*TASK:* Repeat each of these records exactly.

*Data records:*
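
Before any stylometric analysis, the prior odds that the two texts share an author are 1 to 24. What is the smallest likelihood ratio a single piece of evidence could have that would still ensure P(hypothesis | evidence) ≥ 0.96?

Prior odds = 1/24.
Target odds = 0.96/0.04 = 24.
Required Bayes factor = 24 ÷ (1/24) = 576.

576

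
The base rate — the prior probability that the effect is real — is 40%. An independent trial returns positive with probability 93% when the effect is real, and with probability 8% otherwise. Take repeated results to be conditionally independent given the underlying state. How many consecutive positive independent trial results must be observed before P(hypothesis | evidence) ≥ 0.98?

2

Prior odds = 0.4/0.6 = 2/3.
Likelihood ratio of a positive result = 0.93/0.08 = 11.625.
Target odds: 0.98 ÷ 0.02 = 49.
Need (2/3) × 11.625ⁿ ≥ 49, i.e. 11.625ⁿ ≥ 73.5.
11.625¹ = 11.625 falls short of 73.5 but 11.625² = 135.140625 reaches it, so n = 2.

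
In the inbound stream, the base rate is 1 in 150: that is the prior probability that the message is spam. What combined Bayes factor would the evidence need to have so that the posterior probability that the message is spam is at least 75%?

447

Prior odds = (1/150)/(149/150) = 1/149.
Target odds = 0.75/0.25 = 3.
Required Bayes factor = 3 ÷ (1/149) = 447.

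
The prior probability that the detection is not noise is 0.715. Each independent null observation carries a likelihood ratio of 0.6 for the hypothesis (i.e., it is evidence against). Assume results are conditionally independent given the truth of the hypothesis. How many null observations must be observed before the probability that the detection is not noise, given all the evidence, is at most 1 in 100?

11

Prior odds: 0.715 ÷ 0.285 = 143/57.
Likelihood ratio per null observation = 0.6.
Target posterior odds = 0.01/0.99 = 1/99.
Require 0.6ⁿ ≤ 1/99 ÷ (143/57) = 19/4719.
0.6¹⁰ = 59049/9765625 is still above 19/4719 but 0.6¹¹ = 177147/48828125 is at or below it, so n = 11.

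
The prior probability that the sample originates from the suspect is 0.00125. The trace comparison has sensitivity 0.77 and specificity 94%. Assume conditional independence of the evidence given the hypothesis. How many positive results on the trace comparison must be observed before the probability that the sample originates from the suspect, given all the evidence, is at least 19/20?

Prior odds: 0.00125 ÷ 0.99875 = 1/799.
False-positive rate = 1 − 0.94 = 0.06; likelihood ratio of a positive = 0.77/0.06 = 77/6.
Target odds: 0.95 ÷ 0.05 = 19.
Require (77/6)ⁿ ≥ 19 ÷ (1/799) = 15181.
(77/6)³ = 456533/216 falls short of 15181 but (77/6)⁴ = 35153041/1296 reaches it, so n = 4.

4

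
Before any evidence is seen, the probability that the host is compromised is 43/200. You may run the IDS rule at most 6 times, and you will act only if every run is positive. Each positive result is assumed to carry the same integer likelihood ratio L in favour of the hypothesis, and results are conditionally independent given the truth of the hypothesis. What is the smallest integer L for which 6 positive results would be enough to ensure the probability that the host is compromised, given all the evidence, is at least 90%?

Prior odds = 0.215/0.785 = 43/157.
Target odds = 0.9/0.1 = 9.
Need L⁶ ≥ 9 ÷ (43/157) = 1413/43.
1⁶ = 1 < 1413/43 ≤ 64 = 2⁶, so L = 2.

2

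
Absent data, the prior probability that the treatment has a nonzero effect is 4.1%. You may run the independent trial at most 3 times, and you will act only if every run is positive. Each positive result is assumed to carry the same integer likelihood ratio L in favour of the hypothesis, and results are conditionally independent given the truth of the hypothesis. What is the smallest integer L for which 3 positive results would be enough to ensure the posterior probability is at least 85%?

6

Prior odds = 0.041/0.959 = 41/959.
Target odds = 0.85/0.15 = 17/3.
Need L³ ≥ 17/3 ÷ (41/959) = 16303/123.
5³ = 125 < 16303/123 ≤ 216 = 6³, so L = 6.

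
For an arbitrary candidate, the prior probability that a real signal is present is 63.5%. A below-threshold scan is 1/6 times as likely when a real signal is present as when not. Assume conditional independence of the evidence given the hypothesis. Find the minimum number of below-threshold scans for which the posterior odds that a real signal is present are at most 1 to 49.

Prior odds = 0.635/0.365 = 127/73.
Likelihood ratio per below-threshold scan = 1/6.
Target odds = 1/49.
Require (1/6)ⁿ ≤ 1/49 ÷ (127/73) = 73/6223.
(1/6)² = 1/36 is still above 73/6223 but (1/6)³ = 1/216 is at or below it, so n = 3.

3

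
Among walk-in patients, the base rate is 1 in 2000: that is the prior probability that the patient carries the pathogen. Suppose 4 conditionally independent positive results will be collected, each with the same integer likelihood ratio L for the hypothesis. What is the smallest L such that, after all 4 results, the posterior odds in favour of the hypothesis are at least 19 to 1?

Prior odds = 0.0005/0.9995 = 1/1999.
Target odds = 19.
Need L⁴ ≥ 19 ÷ (1/1999) = 37981.
13⁴ = 28561 < 37981 ≤ 38416 = 14⁴, so L = 14.

14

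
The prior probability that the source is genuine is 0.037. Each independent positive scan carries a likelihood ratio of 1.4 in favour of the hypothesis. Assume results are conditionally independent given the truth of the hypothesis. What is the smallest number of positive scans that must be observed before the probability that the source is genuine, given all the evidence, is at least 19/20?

19

Prior odds = 0.037/0.963 = 37/963.
Likelihood ratio per positive scan = 1.4.
Target odds: 0.95 ÷ 0.05 = 19.
Require 1.4ⁿ ≥ 19 ÷ (37/963) = 18297/37.
1.4¹⁸ ≈426.879 falls short of 18297/37 but 1.4¹⁹ ≈597.63 reaches it, so n = 19.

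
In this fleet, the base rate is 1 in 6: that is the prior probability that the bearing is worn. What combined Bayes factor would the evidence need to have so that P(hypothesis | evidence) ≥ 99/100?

Prior odds = (1/6)/(5/6) = 0.2.
Target odds = 0.99/0.01 = 99.
Required Bayes factor = 99 ÷ 0.2 = 495.

495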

*ANSWER TO THE PROBLEM:*
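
Before any stylometric analysis, the prior odds that the two texts share an author are 1 to 24. What is the smallest likelihood ratio a single piece of evidence could have that would still ensure P(hypothesis | evidence) ≥ 0.96?

Prior odds = 1/24.
Target odds = 0.96/0.04 = 24.
Required Bayes factor = 24 ÷ (1/24) = 576.

576

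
The base rate — the prior probability that the effect is real — is 40%. An independent trial returns positive with probability 93% when the effect is real, and with probability 8% otherwise. Take repeated results to be conditionally independent given the underlying state. How many consecutive positive independent trial results must be observed before P(hypothesis | evidence) ≥ 0.98?

2

Prior odds = 0.4/0.6 = 2/3.
Likelihood ratio of a positive result = 0.93/0.08 = 11.625.
Target odds: 0.98 ÷ 0.02 = 49.
Need (2/3) × 11.625ⁿ ≥ 49, i.e. 11.625ⁿ ≥ 73.5.
11.625¹ = 11.625 falls short of 73.5 but 11.625² = 135.140625 reaches it, so n = 2.

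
In the inbound stream, the base rate is 1 in 150: that is the prior probability that the message is spam. What combined Bayes factor would the evidence need to have so that the posterior probability that the message is spam is at least 75%?

447

Prior odds = (1/150)/(149/150) = 1/149.
Target odds = 0.75/0.25 = 3.
Required Bayes factor = 3 ÷ (1/149) = 447.

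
The prior probability that the detection is not noise is 0.715. Each independent null observation carries a likelihood ratio of 0.6 for the hypothesis (i.e., it is evidence against). Assume results are conditionally independent given the truth of the hypothesis. How many null observations must be observed before the probability that the detection is not noise, given all the evidence, is at most 1 in 100?

11

Prior odds: 0.715 ÷ 0.285 = 143/57.
Likelihood ratio per null observation = 0.6.
Target posterior odds = 0.01/0.99 = 1/99.
Require 0.6ⁿ ≤ 1/99 ÷ (143/57) = 19/4719.
0.6¹⁰ = 59049/9765625 is still above 19/4719 but 0.6¹¹ = 177147/48828125 is at or below it, so n = 11.

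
The prior probability that the sample originates from the suspect is 0.00125. The trace comparison has sensitivity 0.77 and specificity 94%. Assume conditional independence of the evidence given the hypothesis. How many positive results on the trace comparison must be observed before the probability that the sample originates from the suspect, given all the evidence, is at least 19/20?

Prior odds: 0.00125 ÷ 0.99875 = 1/799.
False-positive rate = 1 − 0.94 = 0.06; likelihood ratio of a positive = 0.77/0.06 = 77/6.
Target odds: 0.95 ÷ 0.05 = 19.
Require (77/6)ⁿ ≥ 19 ÷ (1/799) = 15181.
(77/6)³ = 456533/216 falls short of 15181 but (77/6)⁴ = 35153041/1296 reaches it, so n = 4.

4

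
Before any evidence is seen, the probability that the host is compromised is 43/200. You may run the IDS rule at most 6 times, and you will act only if every run is positive. Each positive result is assumed to carry the same integer likelihood ratio L in favour of the hypothesis, and results are conditionally independent given the truth of the hypothesis. What is the smallest integer L for which 6 positive results would be enough to ensure the probability that the host is compromised, given all the evidence, is at least 90%?

Prior odds = 0.215/0.785 = 43/157.
Target odds = 0.9/0.1 = 9.
Need L⁶ ≥ 9 ÷ (43/157) = 1413/43.
1⁶ = 1 < 1413/43 ≤ 64 = 2⁶, so L = 2.

2

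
Absent data, the prior probability that the treatment has a nonzero effect is 4.1%. You may run the independent trial at most 3 times, and you will act only if every run is positive. Each positive result is assumed to carry the same integer likelihood ratio L in favour of the hypothesis, and results are conditionally independent given the truth of the hypothesis. What is the smallest integer L for which 3 positive results would be enough to ensure the posterior probability is at least 85%?

6

Prior odds = 0.041/0.959 = 41/959.
Target odds = 0.85/0.15 = 17/3.
Need L³ ≥ 17/3 ÷ (41/959) = 16303/123.
5³ = 125 < 16303/123 ≤ 216 = 6³, so L = 6.

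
For an arbitrary candidate, the prior probability that a real signal is present is 63.5%. A below-threshold scan is 1/6 times as likely when a real signal is present as when not. Assume conditional independence of the evidence given the hypothesis. Find the minimum number of below-threshold scans for which the posterior odds that a real signal is present are at most 1 to 49.

Prior odds = 0.635/0.365 = 127/73.
Likelihood ratio per below-threshold scan = 1/6.
Target odds = 1/49.
Require (1/6)ⁿ ≤ 1/49 ÷ (127/73) = 73/6223.
(1/6)² = 1/36 is still above 73/6223 but (1/6)³ = 1/216 is at or below it, so n = 3.

3

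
Among walk-in patients, the base rate is 1 in 2000: that is the prior probability that the patient carries the pathogen. Suppose 4 conditionally independent positive results will be collected, each with the same integer likelihood ratio L for the hypothesis. What is the smallest L such that, after all 4 results, the posterior odds in favour of the hypothesis are at least 19 to 1?

Prior odds = 0.0005/0.9995 = 1/1999.
Target odds = 19.
Need L⁴ ≥ 19 ÷ (1/1999) = 37981.
13⁴ = 28561 < 37981 ≤ 38416 = 14⁴, so L = 14.

14

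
The prior probability that the source is genuine is 0.037. Each independent positive scan carries a likelihood ratio of 1.4 in favour of the hypothesis. Assume results are conditionally independent given the truth of the hypothesis. What is the smallest number of positive scans that must be observed before the probability that the source is genuine, given all the evidence, is at least 19/20?

19

Prior odds = 0.037/0.963 = 37/963.
Likelihood ratio per positive scan = 1.4.
Target odds: 0.95 ÷ 0.05 = 19.
Require 1.4ⁿ ≥ 19 ÷ (37/963) = 18297/37.
1.4¹⁸ ≈426.879 falls short of 18297/37 but 1.4¹⁹ ≈597.63 reaches it, so n = 19.

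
In this fleet, the base rate is 1 in 6: that is the prior probability that the bearing is worn. What combined Bayes factor would the evidence need to have so that P(hypothesis | evidence) ≥ 99/100?

Prior odds = (1/6)/(5/6) = 0.2.
Target odds = 0.99/0.01 = 99.
Required Bayes factor = 99 ÷ 0.2 = 495.

495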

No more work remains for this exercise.